Data entries:
________________

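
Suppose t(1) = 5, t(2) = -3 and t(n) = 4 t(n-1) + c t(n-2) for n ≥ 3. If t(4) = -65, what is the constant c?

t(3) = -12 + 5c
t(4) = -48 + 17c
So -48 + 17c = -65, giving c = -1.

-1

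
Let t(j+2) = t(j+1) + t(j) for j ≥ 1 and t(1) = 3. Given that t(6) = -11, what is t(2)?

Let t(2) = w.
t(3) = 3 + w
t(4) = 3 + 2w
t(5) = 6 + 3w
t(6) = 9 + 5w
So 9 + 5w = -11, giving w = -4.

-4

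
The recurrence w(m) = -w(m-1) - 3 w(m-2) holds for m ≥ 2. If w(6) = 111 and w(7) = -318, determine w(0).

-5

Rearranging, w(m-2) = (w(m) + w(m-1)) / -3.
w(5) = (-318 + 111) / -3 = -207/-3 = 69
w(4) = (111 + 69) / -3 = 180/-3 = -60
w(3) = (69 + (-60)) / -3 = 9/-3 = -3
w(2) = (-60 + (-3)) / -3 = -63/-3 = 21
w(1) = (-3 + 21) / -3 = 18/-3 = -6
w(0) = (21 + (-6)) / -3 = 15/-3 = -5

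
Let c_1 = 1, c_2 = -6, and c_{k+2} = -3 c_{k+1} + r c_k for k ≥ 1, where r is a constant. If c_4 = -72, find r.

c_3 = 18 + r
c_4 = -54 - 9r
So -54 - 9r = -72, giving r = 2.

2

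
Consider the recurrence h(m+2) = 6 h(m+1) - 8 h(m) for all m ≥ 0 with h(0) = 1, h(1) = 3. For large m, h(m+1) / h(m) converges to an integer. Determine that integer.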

________________

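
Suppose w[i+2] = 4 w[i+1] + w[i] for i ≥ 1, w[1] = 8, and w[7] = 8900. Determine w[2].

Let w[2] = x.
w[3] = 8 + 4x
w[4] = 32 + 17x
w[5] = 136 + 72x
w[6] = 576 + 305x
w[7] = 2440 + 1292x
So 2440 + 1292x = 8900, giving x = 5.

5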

________________

**Task goal**
Please transcribe only the lines in the records above running from the line that has "Let c_1 = 1, c_2" through the line that has "Consider the recurrence", both included, exactly as they appear.

**Answer**
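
Let c_1 = 1, c_2 = -6, and c_{k+2} = -3 c_{k+1} + r c_k for k ≥ 1, where r is a constant. If c_4 = -72, find r.

c_3 = 18 + r
c_4 = -54 - 9r
So -54 - 9r = -72, giving r = 2.

2

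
Consider the recurrence h(m+2) = 6 h(m+1) - 8 h(m) for all m ≥ 0 with h(0) = 1, h(1) = 3. For large m, h(m+1) / h(m) converges to an integer. Determine that integer.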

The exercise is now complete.